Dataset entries
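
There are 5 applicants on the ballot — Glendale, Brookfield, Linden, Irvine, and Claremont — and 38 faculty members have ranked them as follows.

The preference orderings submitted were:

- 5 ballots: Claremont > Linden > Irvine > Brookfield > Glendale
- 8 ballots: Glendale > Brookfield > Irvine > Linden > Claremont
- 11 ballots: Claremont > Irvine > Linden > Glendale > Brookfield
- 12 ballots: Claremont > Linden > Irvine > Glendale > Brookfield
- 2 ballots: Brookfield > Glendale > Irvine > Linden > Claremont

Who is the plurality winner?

First-place vote totals:
  Glendale: 8
  Brookfield: 2
  Linden: 0
  Irvine: 0
  Claremont: 28
Claremont has the most first-place votes.

Claremont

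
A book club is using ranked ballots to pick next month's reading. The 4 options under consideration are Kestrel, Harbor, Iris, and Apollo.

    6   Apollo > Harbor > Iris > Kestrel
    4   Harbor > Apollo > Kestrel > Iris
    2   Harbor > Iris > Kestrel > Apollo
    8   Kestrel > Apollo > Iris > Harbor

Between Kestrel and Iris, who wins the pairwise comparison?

Ballots ranking Kestrel above Iris: 4+8 = 12.
Ballots ranking Iris above Kestrel: 6+2 = 8.
Kestrel wins the head-to-head, 12–8.

Kestrel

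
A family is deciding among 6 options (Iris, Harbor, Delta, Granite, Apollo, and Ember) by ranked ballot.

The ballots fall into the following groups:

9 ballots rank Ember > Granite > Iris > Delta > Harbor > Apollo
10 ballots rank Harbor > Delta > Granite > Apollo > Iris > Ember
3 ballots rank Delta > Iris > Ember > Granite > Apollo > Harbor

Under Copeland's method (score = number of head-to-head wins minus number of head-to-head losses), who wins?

Pairwise results:
  Iris vs Harbor: Iris wins 12–10.
  Iris vs Delta: Delta wins 13–9.
  Iris vs Granite: Granite wins 19–3.
  Iris vs Apollo: Iris wins 12–10.
  Iris vs Ember: Iris wins 13–9.
  Harbor vs Delta: Delta wins 12–10.
  Harbor vs Granite: Granite wins 12–10.
  Harbor vs Apollo: Harbor wins 19–3.
  Harbor vs Ember: Ember wins 12–10.
  Delta vs Granite: Delta wins 13–9.
  Delta vs Apollo: Delta wins 22–0.
  Delta vs Ember: Delta wins 13–9.
  Granite vs Apollo: Granite wins 22–0.
  Granite vs Ember: Ember wins 12–10.
  Apollo vs Ember: Ember wins 12–10.
Copeland scores (wins − losses):
  Iris: 3 − 2 = 1
  Harbor: 1 − 4 = -3
  Delta: 5 − 0 = 5
  Granite: 3 − 2 = 1
  Apollo: 0 − 5 = -5
  Ember: 3 − 2 = 1
Delta has the best Copeland score.

Delta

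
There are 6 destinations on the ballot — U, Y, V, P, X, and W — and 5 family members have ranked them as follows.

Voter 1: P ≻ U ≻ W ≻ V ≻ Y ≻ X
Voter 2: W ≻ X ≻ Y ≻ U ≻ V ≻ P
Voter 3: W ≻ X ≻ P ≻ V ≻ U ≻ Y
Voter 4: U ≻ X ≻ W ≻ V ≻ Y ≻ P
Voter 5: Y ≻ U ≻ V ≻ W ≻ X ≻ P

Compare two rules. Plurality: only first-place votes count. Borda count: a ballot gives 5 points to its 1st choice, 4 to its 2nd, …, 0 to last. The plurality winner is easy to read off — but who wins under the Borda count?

W

Plurality first-place counts: U 1, Y 1, V 0, P 1, X 0, W 2 → W.
Borda totals: U 16, Y 10, V 10, P 8, X 13, W 18 → W.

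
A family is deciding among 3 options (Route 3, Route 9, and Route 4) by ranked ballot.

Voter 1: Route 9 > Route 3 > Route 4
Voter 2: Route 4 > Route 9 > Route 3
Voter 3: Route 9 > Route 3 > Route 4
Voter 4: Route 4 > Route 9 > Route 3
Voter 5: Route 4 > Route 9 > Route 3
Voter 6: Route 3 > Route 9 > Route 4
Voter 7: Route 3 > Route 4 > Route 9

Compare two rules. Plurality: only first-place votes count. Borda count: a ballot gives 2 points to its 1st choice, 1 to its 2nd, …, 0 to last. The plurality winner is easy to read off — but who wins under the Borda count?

Route 9

Plurality first-place counts: Route 3 2, Route 9 2, Route 4 3 → Route 4.
Borda totals: Route 3 6, Route 9 8, Route 4 7 → Route 9.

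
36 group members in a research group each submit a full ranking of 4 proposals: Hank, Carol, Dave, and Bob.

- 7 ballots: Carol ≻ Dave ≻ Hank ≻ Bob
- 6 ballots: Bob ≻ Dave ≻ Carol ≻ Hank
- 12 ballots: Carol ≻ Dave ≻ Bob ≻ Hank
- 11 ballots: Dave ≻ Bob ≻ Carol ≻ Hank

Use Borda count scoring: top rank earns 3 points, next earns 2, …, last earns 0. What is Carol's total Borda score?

Borda scores:
  Hank: 7·1 + 6·0 + 12·0 + 11·0 = 7
  Carol: 7·3 + 6·1 + 12·3 + 11·1 = 74
  Dave: 7·2 + 6·2 + 12·2 + 11·3 = 83
  Bob: 7·0 + 6·3 + 12·1 + 11·2 = 52

74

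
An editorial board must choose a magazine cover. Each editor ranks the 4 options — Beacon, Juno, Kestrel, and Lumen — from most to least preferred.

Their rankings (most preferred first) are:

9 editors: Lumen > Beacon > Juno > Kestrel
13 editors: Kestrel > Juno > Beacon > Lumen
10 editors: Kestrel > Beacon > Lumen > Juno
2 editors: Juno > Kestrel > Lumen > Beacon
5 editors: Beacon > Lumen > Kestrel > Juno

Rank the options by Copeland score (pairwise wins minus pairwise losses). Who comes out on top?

Kestrel

Pairwise results:
  Beacon vs Juno: Beacon wins 24–15.
  Beacon vs Kestrel: Kestrel wins 25–14.
  Beacon vs Lumen: Beacon wins 28–11.
  Juno vs Kestrel: Kestrel wins 28–11.
  Juno vs Lumen: Lumen wins 24–15.
  Kestrel vs Lumen: Kestrel wins 25–14.
Copeland scores (wins − losses):
  Beacon: 2 − 1 = 1
  Juno: 0 − 3 = -3
  Kestrel: 3 − 0 = 3
  Lumen: 1 − 2 = -1
Kestrel has the best Copeland score.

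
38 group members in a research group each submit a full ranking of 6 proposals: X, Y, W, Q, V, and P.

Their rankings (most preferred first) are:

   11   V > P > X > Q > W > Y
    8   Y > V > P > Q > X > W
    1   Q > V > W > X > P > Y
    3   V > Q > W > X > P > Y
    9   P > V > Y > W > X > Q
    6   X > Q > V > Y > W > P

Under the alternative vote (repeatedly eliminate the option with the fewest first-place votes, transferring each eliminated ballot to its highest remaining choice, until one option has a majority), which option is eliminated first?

W

Round 1: V 14, P 9, Y 8, X 6, Q 1, W 0. W has the fewest and is eliminated.
Round 2: V 14, P 9, Y 8, X 6, Q 1. Q has the fewest and is eliminated.
Round 3: V 15, P 9, Y 8, X 6. X has the fewest and is eliminated.
Round 4: V 21, P 9, Y 8. V has a majority.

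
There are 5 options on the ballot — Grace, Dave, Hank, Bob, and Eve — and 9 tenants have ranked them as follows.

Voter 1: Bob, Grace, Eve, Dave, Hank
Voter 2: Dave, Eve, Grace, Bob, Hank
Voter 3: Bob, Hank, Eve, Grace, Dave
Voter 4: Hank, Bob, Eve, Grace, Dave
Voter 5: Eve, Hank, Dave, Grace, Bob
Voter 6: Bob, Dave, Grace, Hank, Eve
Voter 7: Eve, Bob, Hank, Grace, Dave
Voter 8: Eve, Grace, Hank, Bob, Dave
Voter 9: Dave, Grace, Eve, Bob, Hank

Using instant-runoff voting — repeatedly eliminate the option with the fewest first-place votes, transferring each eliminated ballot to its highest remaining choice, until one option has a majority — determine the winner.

Eve

Round 1: Bob 3, Eve 3, Dave 2, Hank 1, Grace 0. Grace has the fewest and is eliminated.
Round 2: Bob 3, Eve 3, Dave 2, Hank 1. Hank has the fewest and is eliminated.
Round 3: Bob 4, Eve 3, Dave 2. Dave has the fewest and is eliminated.
Round 4: Eve 5, Bob 4. Eve has a majority.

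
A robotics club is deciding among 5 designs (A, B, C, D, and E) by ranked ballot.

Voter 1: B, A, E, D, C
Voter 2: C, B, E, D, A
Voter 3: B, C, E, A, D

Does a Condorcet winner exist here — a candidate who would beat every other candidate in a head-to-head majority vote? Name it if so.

B

Head-to-head results (3 voters total):
A vs B: B wins 3–0.
A vs C: C wins 2–1.
A vs D: A wins 2–1.
A vs E: E wins 2–1.
B vs C: B wins 2–1.
B vs D: B wins 3–0.
B vs E: B wins 3–0.
C vs D: C wins 2–1.
C vs E: C wins 2–1.
D vs E: E wins 3–0.
B beats each rival — A (3–0), C (2–1), D (3–0), E (3–0) — so B is the Condorcet winner.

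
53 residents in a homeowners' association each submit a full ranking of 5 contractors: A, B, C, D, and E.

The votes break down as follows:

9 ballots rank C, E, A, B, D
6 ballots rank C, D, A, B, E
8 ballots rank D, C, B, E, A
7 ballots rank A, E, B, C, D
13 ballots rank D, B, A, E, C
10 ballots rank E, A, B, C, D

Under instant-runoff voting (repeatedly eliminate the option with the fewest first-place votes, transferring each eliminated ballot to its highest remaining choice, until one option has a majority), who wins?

D

Round 1: D 21, C 15, E 10, A 7, B 0. B has the fewest and is eliminated.
Round 2: D 21, C 15, E 10, A 7. A has the fewest and is eliminated.
Round 3: D 21, E 17, C 15. C has the fewest and is eliminated.
Round 4: D 27, E 26. D has a majority.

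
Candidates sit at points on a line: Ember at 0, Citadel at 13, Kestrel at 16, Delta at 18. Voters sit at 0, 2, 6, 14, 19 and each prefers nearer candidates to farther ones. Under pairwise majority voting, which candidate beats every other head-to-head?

With single-peaked preferences on a line, the Condorcet winner is the candidate closest to the median voter.
The median voter (position 6) is closest to Ember at 0.
Check: Ember vs Kestrel — voters closer to Ember: 3 of 5.

Ember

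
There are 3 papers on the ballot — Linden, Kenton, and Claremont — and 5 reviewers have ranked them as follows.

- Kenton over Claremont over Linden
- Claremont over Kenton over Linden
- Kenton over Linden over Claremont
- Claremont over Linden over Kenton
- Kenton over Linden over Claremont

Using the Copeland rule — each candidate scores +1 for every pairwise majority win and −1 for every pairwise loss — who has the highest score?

Kenton

Pairwise results:
  Linden vs Kenton: Kenton wins 4–1.
  Linden vs Claremont: Claremont wins 3–2.
  Kenton vs Claremont: Kenton wins 3–2.
Copeland scores (wins − losses):
  Linden: 0 − 2 = -2
  Kenton: 2 − 0 = 2
  Claremont: 1 − 1 = 0
Kenton has the best Copeland score.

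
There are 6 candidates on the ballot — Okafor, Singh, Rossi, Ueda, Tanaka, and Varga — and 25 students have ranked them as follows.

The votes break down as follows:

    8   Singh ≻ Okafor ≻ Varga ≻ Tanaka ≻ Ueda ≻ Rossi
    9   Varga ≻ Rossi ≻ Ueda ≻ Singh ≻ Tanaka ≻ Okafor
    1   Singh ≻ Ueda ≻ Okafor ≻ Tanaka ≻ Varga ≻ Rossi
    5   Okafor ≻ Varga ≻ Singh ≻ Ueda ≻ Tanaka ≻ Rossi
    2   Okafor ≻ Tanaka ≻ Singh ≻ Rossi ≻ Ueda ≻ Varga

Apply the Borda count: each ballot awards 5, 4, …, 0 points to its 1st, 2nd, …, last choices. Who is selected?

Varga

Borda scores:
  Okafor: 8·4 + 9·0 + 3 + 5·5 + 2·5 = 70
  Singh: 8·5 + 9·2 + 5 + 5·3 + 2·3 = 84
  Rossi: 8·0 + 9·4 + 0 + 5·0 + 2·2 = 40
  Ueda: 8·1 + 9·3 + 4 + 5·2 + 2·1 = 51
  Tanaka: 8·2 + 9·1 + 2 + 5·1 + 2·4 = 40
  Varga: 8·3 + 9·5 + 1 + 5·4 + 2·0 = 90
Varga has the highest total.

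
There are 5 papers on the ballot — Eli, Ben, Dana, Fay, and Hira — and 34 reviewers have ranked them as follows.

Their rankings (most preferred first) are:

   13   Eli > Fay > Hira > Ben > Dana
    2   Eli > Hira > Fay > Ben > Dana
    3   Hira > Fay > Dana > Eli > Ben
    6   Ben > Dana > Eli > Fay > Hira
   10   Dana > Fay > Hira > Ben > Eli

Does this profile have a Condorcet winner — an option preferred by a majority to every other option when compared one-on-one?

Head-to-head results (34 voters total):
Eli vs Ben: Eli wins 18–16.
Eli vs Dana: Dana wins 19–15.
Eli vs Fay: Eli wins 21–13.
Eli vs Hira: Eli wins 21–13.
Ben vs Dana: Ben wins 21–13.
Ben vs Fay: Fay wins 28–6.
Ben vs Hira: Hira wins 28–6.
Dana vs Fay: Fay wins 18–16.
Dana vs Hira: Hira wins 18–16.
Fay vs Hira: Fay wins 29–5.
No candidate beats all others: Eli beats Ben beats Dana beats Eli, a majority cycle.

No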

• **Exercise**
Reproduce the lines above, beginning at the line with "Voter 2: Dave, Eve, Grace, Bob, Hank" and stopping after the line with "Voter 9: Dave, Grace, Eve, Bob, Hank", exactly as they are.

• **Task response**
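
Voter 2: Dave, Eve, Grace, Bob, Hank
Voter 3: Bob, Hank, Eve, Grace, Dave
Voter 4: Hank, Bob, Eve, Grace, Dave
Voter 5: Eve, Hank, Dave, Grace, Bob
Voter 6: Bob, Dave, Grace, Hank, Eve
Voter 7: Eve, Bob, Hank, Grace, Dave
Voter 8: Eve, Grace, Hank, Bob, Dave
Voter 9: Dave, Grace, Eve, Bob, Hank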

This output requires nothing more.